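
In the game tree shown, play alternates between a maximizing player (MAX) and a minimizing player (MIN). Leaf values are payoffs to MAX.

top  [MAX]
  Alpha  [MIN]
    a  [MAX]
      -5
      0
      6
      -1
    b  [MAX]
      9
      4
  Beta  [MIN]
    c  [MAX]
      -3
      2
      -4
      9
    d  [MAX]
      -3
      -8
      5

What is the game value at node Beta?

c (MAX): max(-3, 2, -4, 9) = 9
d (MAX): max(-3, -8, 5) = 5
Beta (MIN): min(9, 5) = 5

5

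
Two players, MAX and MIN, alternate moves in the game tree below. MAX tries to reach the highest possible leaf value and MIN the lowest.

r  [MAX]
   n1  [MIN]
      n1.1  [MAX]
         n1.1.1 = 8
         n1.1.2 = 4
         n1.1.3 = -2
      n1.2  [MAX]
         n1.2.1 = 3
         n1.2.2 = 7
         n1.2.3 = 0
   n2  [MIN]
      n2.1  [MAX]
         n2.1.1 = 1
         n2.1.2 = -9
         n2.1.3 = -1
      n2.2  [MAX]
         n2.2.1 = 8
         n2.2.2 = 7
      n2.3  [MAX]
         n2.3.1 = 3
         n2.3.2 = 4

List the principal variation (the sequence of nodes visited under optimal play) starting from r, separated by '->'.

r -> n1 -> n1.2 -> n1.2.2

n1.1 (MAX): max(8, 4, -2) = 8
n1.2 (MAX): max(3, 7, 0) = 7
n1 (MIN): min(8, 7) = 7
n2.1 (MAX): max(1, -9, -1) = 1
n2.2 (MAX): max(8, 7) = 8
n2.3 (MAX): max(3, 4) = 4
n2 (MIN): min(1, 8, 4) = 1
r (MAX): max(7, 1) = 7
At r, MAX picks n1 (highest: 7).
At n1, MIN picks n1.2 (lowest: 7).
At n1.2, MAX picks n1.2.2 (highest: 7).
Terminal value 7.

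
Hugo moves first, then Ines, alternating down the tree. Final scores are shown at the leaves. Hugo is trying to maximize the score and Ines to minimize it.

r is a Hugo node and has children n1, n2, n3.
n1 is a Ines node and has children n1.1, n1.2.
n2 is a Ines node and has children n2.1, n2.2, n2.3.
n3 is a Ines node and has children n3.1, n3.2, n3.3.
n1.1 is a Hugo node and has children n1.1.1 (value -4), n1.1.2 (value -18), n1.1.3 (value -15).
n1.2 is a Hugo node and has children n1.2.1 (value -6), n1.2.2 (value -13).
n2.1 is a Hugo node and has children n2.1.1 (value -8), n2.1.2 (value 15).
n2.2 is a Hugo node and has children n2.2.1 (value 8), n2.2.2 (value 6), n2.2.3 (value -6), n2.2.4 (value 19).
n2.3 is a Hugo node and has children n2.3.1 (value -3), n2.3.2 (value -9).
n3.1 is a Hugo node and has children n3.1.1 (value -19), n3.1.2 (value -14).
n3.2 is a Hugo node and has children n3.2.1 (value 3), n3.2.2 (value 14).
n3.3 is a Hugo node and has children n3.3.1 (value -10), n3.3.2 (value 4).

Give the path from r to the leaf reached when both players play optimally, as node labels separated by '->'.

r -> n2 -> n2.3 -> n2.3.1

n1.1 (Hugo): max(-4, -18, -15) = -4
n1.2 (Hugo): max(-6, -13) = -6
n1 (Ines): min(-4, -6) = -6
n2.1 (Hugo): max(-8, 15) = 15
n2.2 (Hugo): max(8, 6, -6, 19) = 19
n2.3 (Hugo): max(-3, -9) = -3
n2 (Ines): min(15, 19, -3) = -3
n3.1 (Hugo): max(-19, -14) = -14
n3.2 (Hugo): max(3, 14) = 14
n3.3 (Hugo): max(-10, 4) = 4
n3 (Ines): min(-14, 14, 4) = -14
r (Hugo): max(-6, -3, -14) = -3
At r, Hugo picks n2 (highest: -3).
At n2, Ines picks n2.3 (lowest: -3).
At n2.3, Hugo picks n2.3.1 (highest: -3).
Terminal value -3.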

* * * * * * * * *

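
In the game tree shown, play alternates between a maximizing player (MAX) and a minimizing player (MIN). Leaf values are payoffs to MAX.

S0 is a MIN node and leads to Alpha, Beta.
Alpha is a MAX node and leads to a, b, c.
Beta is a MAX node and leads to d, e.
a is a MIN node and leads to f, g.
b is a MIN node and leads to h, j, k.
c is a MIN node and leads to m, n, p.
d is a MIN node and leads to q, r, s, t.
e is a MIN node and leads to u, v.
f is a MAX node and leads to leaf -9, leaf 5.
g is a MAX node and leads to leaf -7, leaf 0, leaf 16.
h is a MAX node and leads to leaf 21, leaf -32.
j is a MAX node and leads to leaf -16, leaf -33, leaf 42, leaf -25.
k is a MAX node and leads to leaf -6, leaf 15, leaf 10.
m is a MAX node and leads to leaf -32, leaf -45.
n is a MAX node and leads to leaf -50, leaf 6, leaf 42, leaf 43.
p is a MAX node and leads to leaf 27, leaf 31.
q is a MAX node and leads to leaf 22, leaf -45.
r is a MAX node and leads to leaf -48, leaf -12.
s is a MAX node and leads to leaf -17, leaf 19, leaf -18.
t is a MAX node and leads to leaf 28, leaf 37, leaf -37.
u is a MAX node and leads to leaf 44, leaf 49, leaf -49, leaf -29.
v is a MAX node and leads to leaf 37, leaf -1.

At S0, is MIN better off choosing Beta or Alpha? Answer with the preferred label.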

* * * * * * * * *

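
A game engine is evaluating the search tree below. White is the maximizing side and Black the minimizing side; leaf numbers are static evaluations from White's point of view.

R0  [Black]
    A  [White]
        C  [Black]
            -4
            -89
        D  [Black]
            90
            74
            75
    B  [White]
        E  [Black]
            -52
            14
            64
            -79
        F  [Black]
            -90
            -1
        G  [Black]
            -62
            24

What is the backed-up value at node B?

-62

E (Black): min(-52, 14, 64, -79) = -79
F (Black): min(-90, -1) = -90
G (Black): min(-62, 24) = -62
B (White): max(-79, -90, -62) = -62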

* * * * * * * * *

DIRECTIONS: Print exactly the lines above, between the one holding "v is a MAX node" and the one holding "At S0, is MIN", inclusive, and nothing besides.

THE COMPLETED TASK:
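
v is a MAX node and leads to leaf 37, leaf -1.

At S0, is MIN better off choosing Beta or Alpha? Answer with the preferred label.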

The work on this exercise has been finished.